┌──

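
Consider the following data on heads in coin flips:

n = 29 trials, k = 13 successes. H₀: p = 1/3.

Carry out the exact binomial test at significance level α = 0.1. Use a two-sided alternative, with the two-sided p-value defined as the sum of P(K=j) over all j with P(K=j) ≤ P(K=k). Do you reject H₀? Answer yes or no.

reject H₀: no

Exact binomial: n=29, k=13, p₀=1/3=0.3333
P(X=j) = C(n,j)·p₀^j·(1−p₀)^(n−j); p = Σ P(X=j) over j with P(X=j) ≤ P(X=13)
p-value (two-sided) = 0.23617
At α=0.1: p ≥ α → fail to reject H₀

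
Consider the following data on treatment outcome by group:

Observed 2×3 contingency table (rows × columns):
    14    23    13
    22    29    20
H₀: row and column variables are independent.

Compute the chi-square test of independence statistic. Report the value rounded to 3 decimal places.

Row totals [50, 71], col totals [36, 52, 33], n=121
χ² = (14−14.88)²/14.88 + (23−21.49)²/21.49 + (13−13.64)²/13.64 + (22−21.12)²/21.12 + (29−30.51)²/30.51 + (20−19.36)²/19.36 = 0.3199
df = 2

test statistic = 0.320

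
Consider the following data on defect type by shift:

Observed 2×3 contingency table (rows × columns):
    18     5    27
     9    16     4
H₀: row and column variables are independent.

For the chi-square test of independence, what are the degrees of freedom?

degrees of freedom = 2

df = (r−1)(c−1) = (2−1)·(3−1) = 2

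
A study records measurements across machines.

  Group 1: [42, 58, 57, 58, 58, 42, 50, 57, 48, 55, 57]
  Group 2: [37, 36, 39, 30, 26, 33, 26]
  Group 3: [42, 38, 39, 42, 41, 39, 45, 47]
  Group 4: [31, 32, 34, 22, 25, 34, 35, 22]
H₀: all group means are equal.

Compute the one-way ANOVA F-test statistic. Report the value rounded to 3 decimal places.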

└──

EXERCISE GOAL:
Print again each line of the listing above, exactly as it appears.

RESULT FOR THIS EXERCISE:
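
Consider the following data on heads in coin flips:

n = 29 trials, k = 13 successes. H₀: p = 1/3.

Carry out the exact binomial test at significance level α = 0.1. Use a two-sided alternative, with the two-sided p-value defined as the sum of P(K=j) over all j with P(K=j) ≤ P(K=k). Do you reject H₀? Answer yes or no.

reject H₀: no

Exact binomial: n=29, k=13, p₀=1/3=0.3333
P(X=j) = C(n,j)·p₀^j·(1−p₀)^(n−j); p = Σ P(X=j) over j with P(X=j) ≤ P(X=13)
p-value (two-sided) = 0.23617
At α=0.1: p ≥ α → fail to reject H₀

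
Consider the following data on treatment outcome by group:

Observed 2×3 contingency table (rows × columns):
    14    23    13
    22    29    20
H₀: row and column variables are independent.

Compute the chi-square test of independence statistic. Report the value rounded to 3 decimal places.

Row totals [50, 71], col totals [36, 52, 33], n=121
χ² = (14−14.88)²/14.88 + (23−21.49)²/21.49 + (13−13.64)²/13.64 + (22−21.12)²/21.12 + (29−30.51)²/30.51 + (20−19.36)²/19.36 = 0.3199
df = 2

test statistic = 0.320

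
Consider the following data on defect type by shift:

Observed 2×3 contingency table (rows × columns):
    18     5    27
     9    16     4
H₀: row and column variables are independent.

For the chi-square test of independence, what are the degrees of freedom?

degrees of freedom = 2

df = (r−1)(c−1) = (2−1)·(3−1) = 2

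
A study records measurements across machines.

  Group 1: [42, 58, 57, 58, 58, 42, 50, 57, 48, 55, 57]
  Group 2: [37, 36, 39, 30, 26, 33, 26]
  Group 3: [42, 38, 39, 42, 41, 39, 45, 47]
  Group 4: [31, 32, 34, 22, 25, 34, 35, 22]
H₀: all group means are equal.

Compute the one-way ANOVA F-test statistic. Report the value rounded to 3 decimal places.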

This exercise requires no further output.